Stored items:
******

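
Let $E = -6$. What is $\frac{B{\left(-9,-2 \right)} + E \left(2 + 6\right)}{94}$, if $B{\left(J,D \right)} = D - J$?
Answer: $- \frac{41}{94} \approx -0.43617$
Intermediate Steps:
$\frac{B{\left(-9,-2 \right)} + E \left(2 + 6\right)}{94} = \frac{\left(-2 - -9\right) - 6 \left(2 + 6\right)}{94} = \left(\left(-2 + 9\right) - 48\right) \frac{1}{94} = \left(7 - 48\right) \frac{1}{94} = \left(-41\right) \frac{1}{94} = - \frac{41}{94}$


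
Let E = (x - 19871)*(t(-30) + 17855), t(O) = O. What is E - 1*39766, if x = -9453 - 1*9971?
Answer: -700473141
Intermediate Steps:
x = -19424 (x = -9453 - 9971 = -19424)
E = -700433375 (E = (-19424 - 19871)*(-30 + 17855) = -39295*17825 = -700433375)
E - 1*39766 = -700433375 - 1*39766 = -700433375 - 39766 = -700473141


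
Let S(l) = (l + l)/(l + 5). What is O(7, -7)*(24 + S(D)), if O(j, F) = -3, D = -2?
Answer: -68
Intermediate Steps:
S(l) = 2*l/(5 + l) (S(l) = (2*l)/(5 + l) = 2*l/(5 + l))
O(7, -7)*(24 + S(D)) = -3*(24 + 2*(-2)/(5 - 2)) = -3*(24 + 2*(-2)/3) = -3*(24 + 2*(-2)*(⅓)) = -3*(24 - 4/3) = -3*68/3 = -68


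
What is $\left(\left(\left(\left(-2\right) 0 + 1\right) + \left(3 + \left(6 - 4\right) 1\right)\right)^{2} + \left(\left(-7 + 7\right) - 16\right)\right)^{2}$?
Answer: $400$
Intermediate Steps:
$\left(\left(\left(\left(-2\right) 0 + 1\right) + \left(3 + \left(6 - 4\right) 1\right)\right)^{2} + \left(\left(-7 + 7\right) - 16\right)\right)^{2} = \left(\left(\left(0 + 1\right) + \left(3 + 2 \cdot 1\right)\right)^{2} + \left(0 - 16\right)\right)^{2} = \left(\left(1 + \left(3 + 2\right)\right)^{2} - 16\right)^{2} = \left(\left(1 + 5\right)^{2} - 16\right)^{2} = \left(6^{2} - 16\right)^{2} = \left(36 - 16\right)^{2} = 20^{2} = 400$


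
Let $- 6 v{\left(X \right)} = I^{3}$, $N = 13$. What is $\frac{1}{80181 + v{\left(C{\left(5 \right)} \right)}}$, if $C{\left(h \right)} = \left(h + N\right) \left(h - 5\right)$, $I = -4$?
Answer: $\frac{3}{240575} \approx 1.247 \cdot 10^{-5}$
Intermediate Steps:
$C{\left(h \right)} = \left(-5 + h\right) \left(13 + h\right)$ ($C{\left(h \right)} = \left(h + 13\right) \left(h - 5\right) = \left(13 + h\right) \left(-5 + h\right) = \left(-5 + h\right) \left(13 + h\right)$)
$v{\left(X \right)} = \frac{32}{3}$ ($v{\left(X \right)} = - \frac{\left(-4\right)^{3}}{6} = \left(- \frac{1}{6}\right) \left(-64\right) = \frac{32}{3}$)
$\frac{1}{80181 + v{\left(C{\left(5 \right)} \right)}} = \frac{1}{80181 + \frac{32}{3}} = \frac{1}{\frac{240575}{3}} = \frac{3}{240575}$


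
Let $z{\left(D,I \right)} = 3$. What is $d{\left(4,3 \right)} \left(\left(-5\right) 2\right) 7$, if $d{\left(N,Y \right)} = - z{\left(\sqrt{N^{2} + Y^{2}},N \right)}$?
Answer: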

******

### Required work
In the entries above, find lines with "What" and copy each.

### Task result
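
Let $E = -6$. What is $\frac{B{\left(-9,-2 \right)} + E \left(2 + 6\right)}{94}$, if $B{\left(J,D \right)} = D - J$?
Let E = (x - 19871)*(t(-30) + 17855), t(O) = O. What is E - 1*39766, if x = -9453 - 1*9971?
Let S(l) = (l + l)/(l + 5). What is O(7, -7)*(24 + S(D)), if O(j, F) = -3, D = -2?
What is $\left(\left(\left(\left(-2\right) 0 + 1\right) + \left(3 + \left(6 - 4\right) 1\right)\right)^{2} + \left(\left(-7 + 7\right) - 16\right)\right)^{2}$?
Let $- 6 v{\left(X \right)} = I^{3}$, $N = 13$. What is $\frac{1}{80181 + v{\left(C{\left(5 \right)} \right)}}$, if $C{\left(h \right)} = \left(h + N\right) \left(h - 5\right)$, $I = -4$?
Let $z{\left(D,I \right)} = 3$. What is $d{\left(4,3 \right)} \left(\left(-5\right) 2\right) 7$, if $d{\left(N,Y \right)} = - z{\left(\sqrt{N^{2} + Y^{2}},N \right)}$?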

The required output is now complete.